- _Exercise_:
Pull each line containing "away" from the data.

[Recorded data]

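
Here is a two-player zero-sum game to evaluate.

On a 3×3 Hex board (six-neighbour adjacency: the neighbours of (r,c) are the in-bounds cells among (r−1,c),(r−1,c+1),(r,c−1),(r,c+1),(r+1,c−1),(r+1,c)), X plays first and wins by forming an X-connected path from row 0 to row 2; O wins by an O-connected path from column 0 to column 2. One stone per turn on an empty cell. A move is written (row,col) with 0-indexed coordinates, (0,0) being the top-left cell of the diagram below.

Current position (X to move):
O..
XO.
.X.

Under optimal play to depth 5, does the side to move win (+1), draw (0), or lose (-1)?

ply 1, X at O../XO./.X. | (0,1)=-1→OX./XO./.X.*; (0,2)=-1→O.X/XO./.X.; (1,2)=-1→O../XOX/.X.; (2,0)=-1→O../XO./XX.; (2,2)=-1→O../XO./.XX
ply 2, O at OX./XO./.X. | (0,2)=-1→OXO/XO./.X.; (1,2)=-1→OX./XOO/.X.; (2,0)=+1→OX./XO./OX.*; (2,2)=-1→OX./XO./.XO
ply 3, X at OX./XO./OX. | (0,2)=-1→OXX/XO./OX.*; (1,2)=-1→OX./XOX/OX.; (2,2)=-1→OX./XO./OXX
ply 4, O at OXX/XO./OX. | (1,2)=+1→OXX/XOO/OX.*; (2,2)=-1→OXX/XO./OXO
ply 5: OXX/XOO/OX. is terminal -1 (X); from O../XO./.X. depth 5

value(O../XO./.X., X) = -1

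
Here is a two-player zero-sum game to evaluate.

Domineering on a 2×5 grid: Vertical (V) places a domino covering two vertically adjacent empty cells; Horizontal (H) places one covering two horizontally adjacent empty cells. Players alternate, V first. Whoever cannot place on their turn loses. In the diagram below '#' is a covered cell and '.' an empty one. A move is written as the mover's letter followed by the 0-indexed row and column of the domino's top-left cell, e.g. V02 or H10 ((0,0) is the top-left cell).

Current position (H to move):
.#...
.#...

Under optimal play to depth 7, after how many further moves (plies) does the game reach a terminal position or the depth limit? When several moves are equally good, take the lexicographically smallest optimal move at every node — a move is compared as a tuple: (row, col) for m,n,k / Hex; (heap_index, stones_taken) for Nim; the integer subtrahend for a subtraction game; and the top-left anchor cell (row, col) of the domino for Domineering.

ply 1, H at .#.../.#... | H02=-1→.###./.#...*; H03=-1→.#.##/.#...; H12=-1→.#.../.###.; H13=-1→.#.../.#.##
ply 2, V at .###./.#... | V00=-1→####./##...; V04=+1→.####/.#..#*
ply 3, H at .####/.#..# | H12=-1→.####/.####*
ply 4, V at .####/.#### | V00=+1→#####/#####*
ply 5: #####/##### is terminal -1 (H); from .#.../.#... depth 7

PV length from [.#.../.#...]: 4 plies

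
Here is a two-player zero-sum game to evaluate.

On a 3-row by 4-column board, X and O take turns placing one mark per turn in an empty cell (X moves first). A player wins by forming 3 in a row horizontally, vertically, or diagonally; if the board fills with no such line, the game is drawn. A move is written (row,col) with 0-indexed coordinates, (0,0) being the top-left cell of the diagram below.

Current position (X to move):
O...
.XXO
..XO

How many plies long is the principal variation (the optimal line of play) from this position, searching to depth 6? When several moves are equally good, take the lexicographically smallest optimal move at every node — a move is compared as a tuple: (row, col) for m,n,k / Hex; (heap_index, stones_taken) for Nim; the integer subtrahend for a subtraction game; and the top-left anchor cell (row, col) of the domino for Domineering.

PV length from [O.../.XXO/..XO]: 1 ply

ply 1, X at O.../.XXO/..XO | (0,1)=-1→OX../.XXO/..XO; (0,2)=+1→O.X./.XXO/..XO*; (0,3)=+1→O..X/.XXO/..XO; (1,0)=+1→O.../XXXO/..XO; (2,0)=-1→O.../.XXO/X.XO; (2,1)=-1→O.../.XXO/.XXO
ply 2: O.X./.XXO/..XO is terminal -1 (O); from O.../.XXO/..XO depth 6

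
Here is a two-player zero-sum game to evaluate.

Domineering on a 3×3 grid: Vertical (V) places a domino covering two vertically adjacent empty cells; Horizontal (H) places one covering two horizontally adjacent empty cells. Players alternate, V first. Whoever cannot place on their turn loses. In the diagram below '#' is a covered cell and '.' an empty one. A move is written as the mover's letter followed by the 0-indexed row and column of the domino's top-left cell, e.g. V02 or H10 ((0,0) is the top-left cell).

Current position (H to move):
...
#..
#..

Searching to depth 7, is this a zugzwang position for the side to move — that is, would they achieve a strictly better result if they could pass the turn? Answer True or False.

zugzwang(.../#../#.., H) = False

ply 1, H at .../#../#.. | H00=-1→##./#../#..; H01=-1→.##/#../#..; H11=+1→.../###/#..*; H21=-1→.../#../###
ply 2: .../###/#.. is terminal -1 (V); from .../#../#.. depth 7
pass branch (V moves first from the same position):
  | ply 1, V at .../#../#.. | V01=+1→.#./##./#..*; V02=+1→..#/#.#/#..; V11=+1→.../##./##.; V12=+1→.../#.#/#.#
  | ply 2, H at .#./##./#.. | H21=-1→.#./##./###*
  | ply 3, V at .#./##./### | V02=+1→.##/###/###*
  | ply 4: .##/###/### is terminal -1 (H); from .../#../#.. depth 7
H moving scores +1; H passing scores -1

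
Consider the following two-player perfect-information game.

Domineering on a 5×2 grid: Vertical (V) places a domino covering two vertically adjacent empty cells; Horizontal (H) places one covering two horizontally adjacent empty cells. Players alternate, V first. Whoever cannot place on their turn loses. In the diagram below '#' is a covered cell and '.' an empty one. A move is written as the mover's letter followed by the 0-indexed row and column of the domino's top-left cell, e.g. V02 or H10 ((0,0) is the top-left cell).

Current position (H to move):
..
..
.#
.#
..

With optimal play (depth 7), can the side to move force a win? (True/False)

H winning at [../../.#/.#/..]: True

p1 H@[../../.#/.#/..]: H00[##/../.#/.#/..]+1* H10[../##/.#/.#/..]+1 H40[../../.#/.#/##]-1
p2 V@[##/../.#/.#/..]: V10[##/#./##/.#/..]-1* V20[##/../##/##/..]-1 V30[##/../.#/##/#.]-1
p3 H@[##/#./##/.#/..]: H40[##/#./##/.#/##]+1*
p4 V@[##/#./##/.#/##] terminal -1; root [../../.#/.#/..] d7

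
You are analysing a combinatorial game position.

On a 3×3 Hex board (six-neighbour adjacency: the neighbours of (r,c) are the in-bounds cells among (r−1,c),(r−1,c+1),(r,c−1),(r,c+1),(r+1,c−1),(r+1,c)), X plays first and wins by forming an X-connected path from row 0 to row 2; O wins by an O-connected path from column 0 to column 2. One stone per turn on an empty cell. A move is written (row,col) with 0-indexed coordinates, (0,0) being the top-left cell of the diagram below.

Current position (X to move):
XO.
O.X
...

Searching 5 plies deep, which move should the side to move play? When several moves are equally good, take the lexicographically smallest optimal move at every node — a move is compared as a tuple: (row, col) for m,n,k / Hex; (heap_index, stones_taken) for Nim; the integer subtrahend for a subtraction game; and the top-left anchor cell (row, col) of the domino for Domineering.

X's best at [XO./O.X/...]: (0,2)

[XO./O.X/...] X move#1: (0,2):+1/XOX/O.X/...*, (1,1):-1/XO./OXX/..., (2,0):-1/XO./O.X/X.., (2,1):-1/XO./O.X/.X., (2,2):-1/XO./O.X/..X
[XOX/O.X/...] O move#2: (1,1):-1/XOX/OOX/...*, (2,0):-1/XOX/O.X/O.., (2,1):-1/XOX/O.X/.O., (2,2):-1/XOX/O.X/..O
[XOX/OOX/...] X move#3: (2,0):+1/XOX/OOX/X..*, (2,1):+1/XOX/OOX/.X., (2,2):+1/XOX/OOX/..X
[XOX/OOX/X..] O move#4: (2,1):-1/XOX/OOX/XO.*, (2,2):-1/XOX/OOX/X.O
[XOX/OOX/XO.] X move#5: (2,2):+1/XOX/OOX/XOX*
[XOX/OOX/XOX] end (terminal -1, O#6); searched XO./O.X/... to 5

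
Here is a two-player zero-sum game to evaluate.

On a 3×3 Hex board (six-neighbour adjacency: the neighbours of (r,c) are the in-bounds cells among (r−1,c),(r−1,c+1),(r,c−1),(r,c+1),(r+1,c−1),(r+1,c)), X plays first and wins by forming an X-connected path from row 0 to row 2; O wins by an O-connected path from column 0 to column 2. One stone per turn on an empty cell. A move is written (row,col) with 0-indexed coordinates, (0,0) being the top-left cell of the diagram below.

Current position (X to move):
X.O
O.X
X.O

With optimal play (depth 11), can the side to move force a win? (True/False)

[X.O/O.X/X.O] X move#1: (0,1):-1/XXO/O.X/X.O*, (1,1):-1/X.O/OXX/X.O, (2,1):-1/X.O/O.X/XXO
[XXO/O.X/X.O] O move#2: (1,1):+1/XXO/OOX/X.O*, (2,1):-1/XXO/O.X/XOO
[XXO/OOX/X.O] end (terminal -1, X#3); searched X.O/O.X/X.O to 11

X winning at [X.O/O.X/X.O]: False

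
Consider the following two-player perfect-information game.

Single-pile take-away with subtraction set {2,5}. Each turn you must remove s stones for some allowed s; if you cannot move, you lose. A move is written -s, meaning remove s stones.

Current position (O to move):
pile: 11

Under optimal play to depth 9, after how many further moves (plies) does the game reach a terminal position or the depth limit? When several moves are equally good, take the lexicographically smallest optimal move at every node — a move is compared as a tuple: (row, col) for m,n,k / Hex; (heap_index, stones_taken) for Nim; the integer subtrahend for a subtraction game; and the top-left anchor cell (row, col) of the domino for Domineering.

p1 O@[11]: -2[9]-1* -5[6]-1
p2 X@[9]: -2[7]+1* -5[4]+1
p3 O@[7]: -2[5]-1* -5[2]-1
p4 X@[5]: -2[3]-1 -5[0]+1*
p5 O@[0] terminal -1; root [11] d9

PV length from [11]: 4 plies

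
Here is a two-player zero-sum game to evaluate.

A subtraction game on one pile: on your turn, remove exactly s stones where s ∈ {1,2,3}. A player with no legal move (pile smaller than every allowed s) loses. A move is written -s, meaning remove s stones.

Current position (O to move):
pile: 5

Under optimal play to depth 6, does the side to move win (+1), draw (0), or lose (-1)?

value(5, O) = +1

[5] O move#1: -1:+1/4*, -2:-1/3, -3:-1/2
[4] X move#2: -1:-1/3*, -2:-1/2, -3:-1/1
[3] O move#3: -1:-1/2, -2:-1/1, -3:+1/0*
[0] end (terminal -1, X#4); searched 5 to 6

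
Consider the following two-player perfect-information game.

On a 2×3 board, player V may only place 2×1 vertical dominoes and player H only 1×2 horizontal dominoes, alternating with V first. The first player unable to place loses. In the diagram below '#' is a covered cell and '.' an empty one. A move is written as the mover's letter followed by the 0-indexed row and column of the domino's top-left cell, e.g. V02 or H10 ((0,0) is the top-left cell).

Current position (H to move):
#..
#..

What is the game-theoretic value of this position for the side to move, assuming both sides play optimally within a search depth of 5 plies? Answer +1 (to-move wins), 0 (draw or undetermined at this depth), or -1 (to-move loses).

value(#../#.., H) = +1

ply 1, H at #../#.. | H01=+1→###/#..*; H11=+1→#../###
ply 2: ###/#.. is terminal -1 (V); from #../#.. depth 5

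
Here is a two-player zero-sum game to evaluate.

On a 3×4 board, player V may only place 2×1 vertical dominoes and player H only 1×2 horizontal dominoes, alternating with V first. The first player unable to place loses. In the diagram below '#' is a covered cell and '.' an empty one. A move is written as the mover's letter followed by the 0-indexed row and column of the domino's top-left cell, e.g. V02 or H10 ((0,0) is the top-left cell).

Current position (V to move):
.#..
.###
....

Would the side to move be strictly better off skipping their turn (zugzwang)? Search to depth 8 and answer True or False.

[.#../.###/....] V move#1: V00:-1/##../####/....*, V10:-1/.#../####/#...
[##../####/....] H move#2: H02:+1/####/####/....*, H20:+1/##../####/##.., H21:+1/##../####/.##., H22:+1/##../####/..##
[####/####/....] end (terminal -1, V#3); searched .#../.###/.... to 8
suppose V passes — search the same position with H to move:
pass> [.#../.###/....] H move#1: H02:+1/.###/.###/....*, H20:+1/.#../.###/##.., H21:+1/.#../.###/.##., H22:+1/.#../.###/..##
pass> [.###/.###/....] V move#2: V00:-1/####/####/....*, V10:-1/.###/####/#...
pass> [####/####/....] H move#3: H20:+1/####/####/##..*, H21:+1/####/####/.##., H22:+1/####/####/..##
pass> [####/####/##..] end (terminal -1, V#4); searched .#../.###/.... to 8
for V: play -1, pass -1

zugzwang(.#../.###/...., V) = False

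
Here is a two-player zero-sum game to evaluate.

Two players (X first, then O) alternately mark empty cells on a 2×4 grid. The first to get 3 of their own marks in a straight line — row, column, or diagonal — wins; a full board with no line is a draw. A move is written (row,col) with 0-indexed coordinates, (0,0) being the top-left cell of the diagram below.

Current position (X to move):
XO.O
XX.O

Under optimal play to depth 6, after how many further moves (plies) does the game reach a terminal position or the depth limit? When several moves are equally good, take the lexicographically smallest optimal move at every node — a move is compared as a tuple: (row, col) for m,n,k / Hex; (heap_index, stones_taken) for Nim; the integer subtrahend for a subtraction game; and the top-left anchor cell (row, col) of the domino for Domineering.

p1 X@[XO.O/XX.O]: (0,2)[XOXO/XX.O]+0 (1,2)[XO.O/XXXO]+1*
p2 O@[XO.O/XXXO] terminal -1; root [XO.O/XX.O] d6

PV length from [XO.O/XX.O]: 1 ply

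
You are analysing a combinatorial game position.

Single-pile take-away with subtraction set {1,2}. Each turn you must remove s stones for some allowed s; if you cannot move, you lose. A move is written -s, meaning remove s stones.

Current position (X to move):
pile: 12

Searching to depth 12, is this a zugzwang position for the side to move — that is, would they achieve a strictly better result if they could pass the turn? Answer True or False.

zugzwang(12, X) = True

ply 1, X at 12 | -1=-1→11*; -2=-1→10
ply 2, O at 11 | -1=-1→10; -2=+1→9*
ply 3, X at 9 | -1=-1→8*; -2=-1→7
ply 4, O at 8 | -1=-1→7; -2=+1→6*
ply 5, X at 6 | -1=-1→5*; -2=-1→4
ply 6, O at 5 | -1=-1→4; -2=+1→3*
ply 7, X at 3 | -1=-1→2*; -2=-1→1
ply 8, O at 2 | -1=-1→1; -2=+1→0*
ply 9: 0 is terminal -1 (X); from 12 depth 12
pass branch (O moves first from the same position):
  | ply 1, O at 12 | -1=-1→11*; -2=-1→10
  | ply 2, X at 11 | -1=-1→10; -2=+1→9*
  | ply 3, O at 9 | -1=-1→8*; -2=-1→7
  | ply 4, X at 8 | -1=-1→7; -2=+1→6*
  | ply 5, O at 6 | -1=-1→5*; -2=-1→4
  | ply 6, X at 5 | -1=-1→4; -2=+1→3*
  | ply 7, O at 3 | -1=-1→2*; -2=-1→1
  | ply 8, X at 2 | -1=-1→1; -2=+1→0*
  | ply 9: 0 is terminal -1 (O); from 12 depth 12
X moving scores -1; X passing scores +1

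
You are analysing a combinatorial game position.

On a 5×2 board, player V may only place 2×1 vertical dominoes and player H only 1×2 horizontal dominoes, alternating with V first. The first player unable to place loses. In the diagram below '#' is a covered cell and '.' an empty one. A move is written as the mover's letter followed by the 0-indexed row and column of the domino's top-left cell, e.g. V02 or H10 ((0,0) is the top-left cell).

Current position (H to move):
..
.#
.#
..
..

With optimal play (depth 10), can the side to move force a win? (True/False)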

- _Your response_:
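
Single-pile take-away with subtraction set {2,5}. Each turn you must remove s stones for some allowed s; if you cannot move, you lose. A move is written -s, meaning remove s stones.
Single-pile take-away with subtraction set {1,2}. Each turn you must remove s stones for some allowed s; if you cannot move, you lose. A move is written -s, meaning remove s stones.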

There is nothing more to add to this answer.